**THE DATA**.
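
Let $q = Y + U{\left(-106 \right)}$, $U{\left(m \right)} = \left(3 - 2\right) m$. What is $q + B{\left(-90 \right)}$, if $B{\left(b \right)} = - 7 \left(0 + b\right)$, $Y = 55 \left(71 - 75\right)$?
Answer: $304$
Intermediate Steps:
$U{\left(m \right)} = m$ ($U{\left(m \right)} = 1 m = m$)
$Y = -220$ ($Y = 55 \left(-4\right) = -220$)
$q = -326$ ($q = -220 - 106 = -326$)
$B{\left(b \right)} = - 7 b$
$q + B{\left(-90 \right)} = -326 - -630 = -326 + 630 = 304$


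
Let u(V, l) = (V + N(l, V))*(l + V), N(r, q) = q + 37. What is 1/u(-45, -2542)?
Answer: 1/137111 ≈ 7.2934e-6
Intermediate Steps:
N(r, q) = 37 + q
u(V, l) = (37 + 2*V)*(V + l) (u(V, l) = (V + (37 + V))*(l + V) = (37 + 2*V)*(V + l))
1/u(-45, -2542) = 1/((-45)**2 - 45*(-2542) - 45*(37 - 45) - 2542*(37 - 45)) = 1/(2025 + 114390 - 45*(-8) - 2542*(-8)) = 1/(2025 + 114390 + 360 + 20336) = 1/137111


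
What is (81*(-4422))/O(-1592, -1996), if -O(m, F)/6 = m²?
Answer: 59697/2534464 ≈ 0.023554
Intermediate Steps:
O(m, F) = -6*m²
(81*(-4422))/O(-1592, -1996) = (81*(-4422))/((-6*(-1592)²)) = -358182/((-6*2534464)) = -358182/(-15206784) = -358182*(-1/15206784) = 59697/2534464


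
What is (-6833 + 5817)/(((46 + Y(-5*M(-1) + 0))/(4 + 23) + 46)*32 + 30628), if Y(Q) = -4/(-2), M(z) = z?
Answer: -2286/72353 ≈ -0.031595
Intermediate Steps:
Y(Q) = 2 (Y(Q) = -4*(-1/2) = 2)
(-6833 + 5817)/(((46 + Y(-5*M(-1) + 0))/(4 + 23) + 46)*32 + 30628) = (-6833 + 5817)/(((46 + 2)/(4 + 23) + 46)*32 + 30628) = -1016/((48/27 + 46)*32 + 30628) = -1016/((48*(1/27) + 46)*32 + 30628) = -1016/((16/9 + 46)*32 + 30628) = -1016/((430/9)*32 + 30628) = -1016/(13760/9 + 30628) = -1016/289412/9 = -1016*9/289412 = -2286/72353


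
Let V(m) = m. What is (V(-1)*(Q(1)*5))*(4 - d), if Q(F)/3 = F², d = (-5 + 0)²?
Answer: 315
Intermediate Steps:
d = 25 (d = (-5)² = 25)
Q(F) = 3*F²
(V(-1)*(Q(1)*5))*(4 - d) = (-3*1²*5)*(4 - 1*25) = (-3*1*5)*(4 - 25) = -3*5*(-21) = -1*15*(-21) = -15*(-21) = 315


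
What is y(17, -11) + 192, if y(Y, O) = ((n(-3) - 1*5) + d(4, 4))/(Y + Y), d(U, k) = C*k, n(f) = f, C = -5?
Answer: 3250/17 ≈ 191.18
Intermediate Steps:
d(U, k) = -5*k
y(Y, O) = -14/Y (y(Y, O) = ((-3 - 1*5) - 5*4)/(Y + Y) = ((-3 - 5) - 20)/((2*Y)) = (-8 - 20)*(1/(2*Y)) = -14/Y)
y(17, -11) + 192 = -14/17 + 192 = 3250/17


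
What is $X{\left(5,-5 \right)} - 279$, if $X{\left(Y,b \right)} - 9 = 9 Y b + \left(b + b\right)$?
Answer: $-505$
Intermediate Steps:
$X{\left(Y,b \right)} = 9 + 2 b + 9 Y b$ ($X{\left(Y,b \right)} = 9 + \left(9 Y b + \left(b + b\right)\right) = 9 + \left(9 Y b + 2 b\right) = 9 + \left(2 b + 9 Y b\right) = 9 + 2 b + 9 Y b$)
$X{\left(5,-5 \right)} - 279 = \left(9 + 2 \left(-5\right) + 9 \cdot 5 \left(-5\right)\right) - 279 = \left(9 - 10 - 225\right) - 279 = -226 - 279 = -505$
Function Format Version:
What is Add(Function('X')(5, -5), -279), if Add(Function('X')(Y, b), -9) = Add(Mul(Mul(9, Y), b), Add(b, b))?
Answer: -505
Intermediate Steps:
Function('X')(Y, b) = Add(9, Mul(2, b), Mul(9, Y, b)) (Function('X')(Y, b) = Add(9, Add(Mul(Mul(9, Y), b), Add(b, b))) = Add(9, Add(Mul(9, Y, b), Mul(2, b))) = Add(9, Add(Mul(2, b), Mul(9, Y, b))) = Add(9, Mul(2, b), Mul(9, Y, b)))
Add(Function('X')(5, -5), -279) = Add(Add(9, Mul(2, -5), Mul(9, 5, -5)), -279) = Add(Add(9, -10, -225), -279) = Add(-226, -279) = -505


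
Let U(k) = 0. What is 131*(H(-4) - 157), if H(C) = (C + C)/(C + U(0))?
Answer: -20305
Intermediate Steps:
H(C) = 2 (H(C) = (C + C)/(C + 0) = (2*C)/C = 2)
131*(H(-4) - 157) = 131*(2 - 157) = 131*(-155) = -20305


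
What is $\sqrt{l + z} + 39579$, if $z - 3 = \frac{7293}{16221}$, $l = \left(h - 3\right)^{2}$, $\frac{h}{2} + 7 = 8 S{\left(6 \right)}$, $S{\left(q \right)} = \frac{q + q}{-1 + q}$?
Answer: $39579 + \frac{\sqrt{337240229501}}{27035} \approx 39601.0$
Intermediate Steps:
$S{\left(q \right)} = \frac{2 q}{-1 + q}$
$h = \frac{122}{5}$ ($h = -14 + 2 \cdot 8 \cdot 2 \cdot 6 \frac{1}{-1 + 6} = -14 + 2 \cdot 8 \cdot 2 \cdot 6 \cdot \frac{1}{5} = -14 + 2 \cdot 8 \cdot \frac{12}{5} = -14 + 2 \cdot \frac{96}{5} = -14 + \frac{192}{5} = \frac{122}{5} \approx 24.4$)
$l = \frac{11449}{25}$ ($l = \left(\frac{122}{5} - 3\right)^{2} = \left(\frac{107}{5}\right)^{2} = \frac{11449}{25} \approx 457.96$)
$z = \frac{18652}{5407}$ ($z = 3 + \frac{7293}{16221} = 3 + 7293 \cdot \frac{1}{16221} = 3 + \frac{2431}{5407} = \frac{18652}{5407} \approx 3.4496$)
$\sqrt{l + z} + 39579 = \sqrt{\frac{11449}{25} + \frac{18652}{5407}} + 39579 = \sqrt{\frac{62371043}{135175}} + 39579 = \frac{\sqrt{337240229501}}{27035} + 39579 = 39579 + \frac{\sqrt{337240229501}}{27035}$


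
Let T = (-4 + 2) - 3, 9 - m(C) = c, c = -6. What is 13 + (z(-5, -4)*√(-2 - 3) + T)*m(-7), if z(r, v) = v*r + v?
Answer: -62 + 240*I*√5 ≈ -62.0 + 536.66*I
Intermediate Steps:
z(r, v) = v + r*v (z(r, v) = r*v + v = v + r*v)
m(C) = 15 (m(C) = 9 - 1*(-6) = 9 + 6 = 15)
T = -5 (T = -2 - 3 = -5)
13 + (z(-5, -4)*√(-2 - 3) + T)*m(-7) = 13 + ((-4*(1 - 5))*√(-2 - 3) - 5)*15 = 13 + ((-4*(-4))*√(-5) - 5)*15 = 13 + (16*(I*√5) - 5)*15 = 13 + (16*I*√5 - 5)*15 = 13 + (-5 + 16*I*√5)*15 = 13 + (-75 + 240*I*√5) = -62 + 240*I*√5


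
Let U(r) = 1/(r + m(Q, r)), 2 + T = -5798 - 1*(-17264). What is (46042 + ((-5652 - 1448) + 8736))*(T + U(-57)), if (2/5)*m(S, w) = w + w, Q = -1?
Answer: 93465257393/171 ≈ 5.4658e+8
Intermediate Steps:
m(S, w) = 5*w (m(S, w) = 5*(w + w)/2 = 5*(2*w)/2 = 5*w)
T = 11464 (T = -2 + (-5798 - 1*(-17264)) = -2 + (-5798 + 17264) = -2 + 11466 = 11464)
U(r) = 1/(6*r) (U(r) = 1/(r + 5*r) = 1/(6*r))
(46042 + ((-5652 - 1448) + 8736))*(T + U(-57)) = (46042 + ((-5652 - 1448) + 8736))*(11464 + (1/6)/(-57)) = (46042 + (-7100 + 8736))*(11464 + (1/6)*(-1/57)) = (46042 + 1636)*(11464 - 1/342) = 47678*(3920687/342) = 93465257393/171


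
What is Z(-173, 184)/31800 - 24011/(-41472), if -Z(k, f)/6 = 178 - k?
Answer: 28175407/54950400 ≈ 0.51274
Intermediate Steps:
Z(k, f) = -1068 + 6*k (Z(k, f) = -6*(178 - k) = -1068 + 6*k)
Z(-173, 184)/31800 - 24011/(-41472) = (-1068 + 6*(-173))/31800 - 24011/(-41472) = (-1068 - 1038)*(1/31800) - 24011*(-1/41472) = -2106*1/31800 + 24011/41472 = -351/5300 + 24011/41472 = 28175407/54950400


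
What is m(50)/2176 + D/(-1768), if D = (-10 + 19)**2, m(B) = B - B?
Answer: -81/1768 ≈ -0.045814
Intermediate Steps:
m(B) = 0
D = 81 (D = 9**2 = 81)
m(50)/2176 + D/(-1768) = 0/2176 + 81/(-1768) = 0*(1/2176) + 81*(-1/1768) = 0 - 81/1768 = -81/1768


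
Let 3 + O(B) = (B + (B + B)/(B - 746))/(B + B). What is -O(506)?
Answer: 601/240 ≈ 2.5042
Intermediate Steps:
O(B) = -3 + (B + 2*B/(-746 + B))/(2*B) (O(B) = -3 + (B + (B + B)/(B - 746))/(B + B) = -3 + (B + (2*B)/(-746 + B))/((2*B)) = -3 + (B + 2*B/(-746 + B))*(1/(2*B)) = -3 + (B + 2*B/(-746 + B))/(2*B))
-O(506) = -(3732 - 5*506)/(2*(-746 + 506)) = -(3732 - 2530)/(2*(-240)) = -(-1)*1202/(2*240) = -1*(-601/240) = 601/240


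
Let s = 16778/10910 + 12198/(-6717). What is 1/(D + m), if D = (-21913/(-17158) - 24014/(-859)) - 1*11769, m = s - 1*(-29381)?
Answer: 180014992133890/3175636332106210937 ≈ 5.6686e-5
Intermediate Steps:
s = -3397059/12213745 (s = 16778*(1/10910) + 12198*(-1/6717) = 8389/5455 - 4066/2239 = -3397059/12213745 ≈ -0.27813)
m = 358848644786/12213745 (m = -3397059/12213745 - 1*(-29381) = -3397059/12213745 + 29381 = 358848644786/12213745 ≈ 29381.)
D = -173029163739/14738722 (D = (-21913*(-1/17158) - 24014*(-1/859)) - 11769 = (21913/17158 + 24014/859) - 11769 = 430855479/14738722 - 11769 = -173029163739/14738722 ≈ -11740.)
1/(D + m) = 1/(-173029163739/14738722 + 358848644786/12213745) = 1/(3175636332106210937/180014992133890) = 180014992133890/3175636332106210937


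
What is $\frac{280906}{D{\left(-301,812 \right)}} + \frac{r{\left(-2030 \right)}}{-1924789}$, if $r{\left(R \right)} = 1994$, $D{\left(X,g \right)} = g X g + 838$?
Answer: $- \frac{468208710299}{190998454315017} \approx -0.0024514$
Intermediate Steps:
$D{\left(X,g \right)} = 838 + X g^{2}$ ($D{\left(X,g \right)} = X g g + 838 = X g^{2} + 838 = 838 + X g^{2}$)
$\frac{280906}{D{\left(-301,812 \right)}} + \frac{r{\left(-2030 \right)}}{-1924789} = \frac{280906}{838 - 301 \cdot 812^{2}} + \frac{1994}{-1924789} = \frac{280906}{838 - 198462544} + 1994 \left(- \frac{1}{1924789}\right) = \frac{280906}{838 - 198462544} - \frac{1994}{1924789} = \frac{280906}{-198461706} - \frac{1994}{1924789} = 280906 \left(- \frac{1}{198461706}\right) - \frac{1994}{1924789} = - \frac{140453}{99230853} - \frac{1994}{1924789} = - \frac{468208710299}{190998454315017}$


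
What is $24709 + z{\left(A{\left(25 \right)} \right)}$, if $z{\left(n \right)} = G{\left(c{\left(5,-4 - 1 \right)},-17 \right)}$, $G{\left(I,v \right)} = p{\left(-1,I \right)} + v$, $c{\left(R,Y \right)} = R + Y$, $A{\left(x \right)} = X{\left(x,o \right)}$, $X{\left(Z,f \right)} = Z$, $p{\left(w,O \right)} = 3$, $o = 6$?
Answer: $24695$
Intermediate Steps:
$A{\left(x \right)} = x$
$G{\left(I,v \right)} = 3 + v$
$z{\left(n \right)} = -14$ ($z{\left(n \right)} = 3 - 17 = -14$)
$24709 + z{\left(A{\left(25 \right)} \right)} = 24709 - 14 = 24695$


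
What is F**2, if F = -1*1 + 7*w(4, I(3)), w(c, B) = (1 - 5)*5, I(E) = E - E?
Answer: 19881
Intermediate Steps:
I(E) = 0
w(c, B) = -20 (w(c, B) = -4*5 = -20)
F = -141 (F = -1*1 + 7*(-20) = -1 - 140 = -141)
F**2 = (-141)**2 = 19881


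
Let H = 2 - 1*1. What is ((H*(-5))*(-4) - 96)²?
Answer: 5776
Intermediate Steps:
H = 1 (H = 2 - 1 = 1)
((H*(-5))*(-4) - 96)² = ((1*(-5))*(-4) - 96)² = (-5*(-4) - 96)² = (20 - 96)² = (-76)² = 5776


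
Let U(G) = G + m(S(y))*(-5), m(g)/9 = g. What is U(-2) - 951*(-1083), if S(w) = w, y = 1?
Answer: 1029886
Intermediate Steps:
m(g) = 9*g
U(G) = -45 + G (U(G) = G + (9*1)*(-5) = G + 9*(-5) = G - 45 = -45 + G)
U(-2) - 951*(-1083) = (-45 - 2) - 951*(-1083) = -47 + 1029933 = 1029886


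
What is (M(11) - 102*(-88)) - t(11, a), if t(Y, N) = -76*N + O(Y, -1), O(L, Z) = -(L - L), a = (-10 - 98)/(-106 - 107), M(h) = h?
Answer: 640813/71 ≈ 9025.5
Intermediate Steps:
a = 36/71 (a = -108/(-213) = -108*(-1/213) = 36/71 ≈ 0.50704)
O(L, Z) = 0 (O(L, Z) = -1*0 = 0)
t(Y, N) = -76*N (t(Y, N) = -76*N + 0 = -76*N)
(M(11) - 102*(-88)) - t(11, a) = (11 - 102*(-88)) - (-76)*36/71 = (11 + 8976) - 1*(-2736/71) = 8987 + 2736/71 = 640813/71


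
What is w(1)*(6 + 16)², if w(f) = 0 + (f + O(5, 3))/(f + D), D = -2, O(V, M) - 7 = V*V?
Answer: -15972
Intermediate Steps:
O(V, M) = 7 + V² (O(V, M) = 7 + V*V = 7 + V²)
w(f) = (32 + f)/(-2 + f) (w(f) = 0 + (f + (7 + 5²))/(f - 2) = 0 + (f + (7 + 25))/(-2 + f) = 0 + (f + 32)/(-2 + f) = 0 + (32 + f)/(-2 + f) = (32 + f)/(-2 + f))
w(1)*(6 + 16)² = ((32 + 1)/(-2 + 1))*(6 + 16)² = (33/(-1))*22² = -1*33*484 = -33*484 = -15972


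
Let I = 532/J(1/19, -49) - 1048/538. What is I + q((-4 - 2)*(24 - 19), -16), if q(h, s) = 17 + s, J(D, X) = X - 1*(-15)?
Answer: -75889/4573 ≈ -16.595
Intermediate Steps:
J(D, X) = 15 + X (J(D, X) = X + 15 = 15 + X)
I = -80462/4573 (I = 532/(15 - 49) - 1048/538 = 532/(-34) - 1048*1/538 = 532*(-1/34) - 524/269 = -266/17 - 524/269 = -80462/4573 ≈ -17.595)
I + q((-4 - 2)*(24 - 19), -16) = -80462/4573 + (17 - 16) = -80462/4573 + 1 = -75889/4573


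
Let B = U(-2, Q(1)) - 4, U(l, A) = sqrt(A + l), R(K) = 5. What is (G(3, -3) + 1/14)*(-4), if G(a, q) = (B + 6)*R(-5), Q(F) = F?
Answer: -282/7 - 20*I ≈ -40.286 - 20.0*I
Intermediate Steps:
B = -4 + I (B = sqrt(1 - 2) - 4 = sqrt(-1) - 4 = I - 4 = -4 + I ≈ -4.0 + 1.0*I)
G(a, q) = 10 + 5*I (G(a, q) = ((-4 + I) + 6)*5 = (2 + I)*5 = 10 + 5*I)
(G(3, -3) + 1/14)*(-4) = ((10 + 5*I) + 1/14)*(-4) = (141/14 + 5*I)*(-4) = -282/7 - 20*I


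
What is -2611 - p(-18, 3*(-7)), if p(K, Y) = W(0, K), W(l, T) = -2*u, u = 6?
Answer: -2599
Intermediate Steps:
W(l, T) = -12 (W(l, T) = -2*6 = -12)
p(K, Y) = -12
-2611 - p(-18, 3*(-7)) = -2611 - 1*(-12) = -2611 + 12 = -2599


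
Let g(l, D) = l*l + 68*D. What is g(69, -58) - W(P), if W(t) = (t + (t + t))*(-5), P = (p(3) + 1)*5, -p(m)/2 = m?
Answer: 442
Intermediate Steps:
p(m) = -2*m
g(l, D) = l² + 68*D
P = -25 (P = (-2*3 + 1)*5 = (-6 + 1)*5 = -5*5 = -25)
W(t) = -15*t (W(t) = (t + 2*t)*(-5) = (3*t)*(-5) = -15*t)
g(69, -58) - W(P) = (69² + 68*(-58)) - (-15)*(-25) = (4761 - 3944) - 1*375 = 817 - 375 = 442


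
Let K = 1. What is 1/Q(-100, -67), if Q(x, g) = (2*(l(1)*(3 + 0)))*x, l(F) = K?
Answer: -1/600 ≈ -0.0016667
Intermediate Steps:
l(F) = 1
Q(x, g) = 6*x (Q(x, g) = (2*(1*(3 + 0)))*x = (2*(1*3))*x = (2*3)*x = 6*x)
1/Q(-100, -67) = 1/(6*(-100)) = 1/(-600) = -1/600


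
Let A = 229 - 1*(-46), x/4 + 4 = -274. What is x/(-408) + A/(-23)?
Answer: -10828/1173 ≈ -9.2310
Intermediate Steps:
x = -1112 (x = -16 + 4*(-274) = -16 - 1096 = -1112)
A = 275 (A = 229 + 46 = 275)
x/(-408) + A/(-23) = -1112/(-408) + 275/(-23) = -1112*(-1/408) + 275*(-1/23) = 139/51 - 275/23 = -10828/1173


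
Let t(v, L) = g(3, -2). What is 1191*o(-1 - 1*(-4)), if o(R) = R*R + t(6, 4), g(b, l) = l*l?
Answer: 15483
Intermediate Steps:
g(b, l) = l**2
t(v, L) = 4 (t(v, L) = (-2)**2 = 4)
o(R) = 4 + R**2 (o(R) = R*R + 4 = R**2 + 4 = 4 + R**2)
1191*o(-1 - 1*(-4)) = 1191*(4 + (-1 - 1*(-4))**2) = 1191*(4 + (-1 + 4)**2) = 1191*(4 + 3**2) = 1191*(4 + 9) = 1191*13 = 15483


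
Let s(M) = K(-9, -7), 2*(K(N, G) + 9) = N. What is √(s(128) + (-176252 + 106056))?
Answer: I*√280838/2 ≈ 264.97*I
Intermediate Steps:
K(N, G) = -9 + N/2
s(M) = -27/2 (s(M) = -9 + (½)*(-9) = -9 - 9/2 = -27/2)
√(s(128) + (-176252 + 106056)) = √(-27/2 + (-176252 + 106056)) = √(-27/2 - 70196) = √(-140419/2) = I*√280838/2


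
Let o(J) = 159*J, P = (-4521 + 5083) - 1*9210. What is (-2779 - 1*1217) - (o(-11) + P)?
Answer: 6401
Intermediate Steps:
P = -8648 (P = 562 - 9210 = -8648)
(-2779 - 1*1217) - (o(-11) + P) = (-2779 - 1*1217) - (159*(-11) - 8648) = (-2779 - 1217) - (-1749 - 8648) = -3996 - 1*(-10397) = -3996 + 10397 = 6401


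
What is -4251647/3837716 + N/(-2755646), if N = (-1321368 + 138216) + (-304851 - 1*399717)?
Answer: -2235750400721/5287693372268 ≈ -0.42282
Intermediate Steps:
N = -1887720 (N = -1183152 + (-304851 - 399717) = -1183152 - 704568 = -1887720)
-4251647/3837716 + N/(-2755646) = -4251647/3837716 - 1887720/(-2755646) = -4251647*1/3837716 - 1887720*(-1/2755646) = -4251647/3837716 + 943860/1377823 = -2235750400721/5287693372268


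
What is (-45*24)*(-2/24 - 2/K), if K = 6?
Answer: 450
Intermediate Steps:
(-45*24)*(-2/24 - 2/K) = (-45*24)*(-2/24 - 2/6) = -1080*(-2*1/24 - 2*1/6) = -1080*(-1/12 - 1/3) = -1080*(-5/12) = 450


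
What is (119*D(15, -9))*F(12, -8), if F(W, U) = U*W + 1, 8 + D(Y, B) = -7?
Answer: 169575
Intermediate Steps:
D(Y, B) = -15 (D(Y, B) = -8 - 7 = -15)
F(W, U) = 1 + U*W
(119*D(15, -9))*F(12, -8) = (119*(-15))*(1 - 8*12) = -1785*(1 - 96) = -1785*(-95) = 169575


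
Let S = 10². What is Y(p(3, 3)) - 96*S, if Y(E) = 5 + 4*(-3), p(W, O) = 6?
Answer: -9607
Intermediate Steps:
S = 100
Y(E) = -7 (Y(E) = 5 - 12 = -7)
Y(p(3, 3)) - 96*S = -7 - 96*100 = -7 - 9600 = -9607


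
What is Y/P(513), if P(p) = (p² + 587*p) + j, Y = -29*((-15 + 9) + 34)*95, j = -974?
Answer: -38570/281663 ≈ -0.13694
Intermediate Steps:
Y = -77140 (Y = -29*(-6 + 34)*95 = -29*28*95 = -812*95 = -77140)
P(p) = -974 + p² + 587*p (P(p) = (p² + 587*p) - 974 = -974 + p² + 587*p)
Y/P(513) = -77140/(-974 + 513² + 587*513) = -77140/(-974 + 263169 + 301131) = -77140/563326 = -77140*1/563326 = -38570/281663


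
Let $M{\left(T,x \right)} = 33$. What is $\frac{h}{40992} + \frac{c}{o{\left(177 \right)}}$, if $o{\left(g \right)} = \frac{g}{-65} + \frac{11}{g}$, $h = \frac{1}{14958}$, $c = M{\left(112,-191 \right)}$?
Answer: $- \frac{116397379803413}{9385614649152} \approx -12.402$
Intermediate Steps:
$c = 33$
$h = \frac{1}{14958} \approx 6.6854 \cdot 10^{-5}$
$o{\left(g \right)} = \frac{11}{g} - \frac{g}{65}$ ($o{\left(g \right)} = g \left(- \frac{1}{65}\right) + \frac{11}{g} = - \frac{g}{65} + \frac{11}{g} = \frac{11}{g} - \frac{g}{65}$)
$\frac{h}{40992} + \frac{c}{o{\left(177 \right)}} = \frac{1}{14958 \cdot 40992} + \frac{33}{\frac{11}{177} - \frac{177}{65}} = \frac{1}{14958} \cdot \frac{1}{40992} + \frac{33}{11 \cdot \frac{1}{177} - \frac{177}{65}} = \frac{1}{613158336} + \frac{33}{\frac{11}{177} - \frac{177}{65}} = \frac{1}{613158336} + \frac{33}{- \frac{30614}{11505}} = \frac{1}{613158336} + 33 \left(- \frac{11505}{30614}\right) = \frac{1}{613158336} - \frac{379665}{30614} = - \frac{116397379803413}{9385614649152}$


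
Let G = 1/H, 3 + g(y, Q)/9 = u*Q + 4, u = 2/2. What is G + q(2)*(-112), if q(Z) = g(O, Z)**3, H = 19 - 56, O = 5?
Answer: -81566353/37 ≈ -2.2045e+6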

**YOUR INSTRUCTIONS**.
Beginning at the top of the data, please return every line until and including the line containing "Answer: $304$", copied exactly, and nothing past it.

**EXERCISE SOLUTION**.
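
Let $q = Y + U{\left(-106 \right)}$, $U{\left(m \right)} = \left(3 - 2\right) m$. What is $q + B{\left(-90 \right)}$, if $B{\left(b \right)} = - 7 \left(0 + b\right)$, $Y = 55 \left(71 - 75\right)$?
Answer: $304$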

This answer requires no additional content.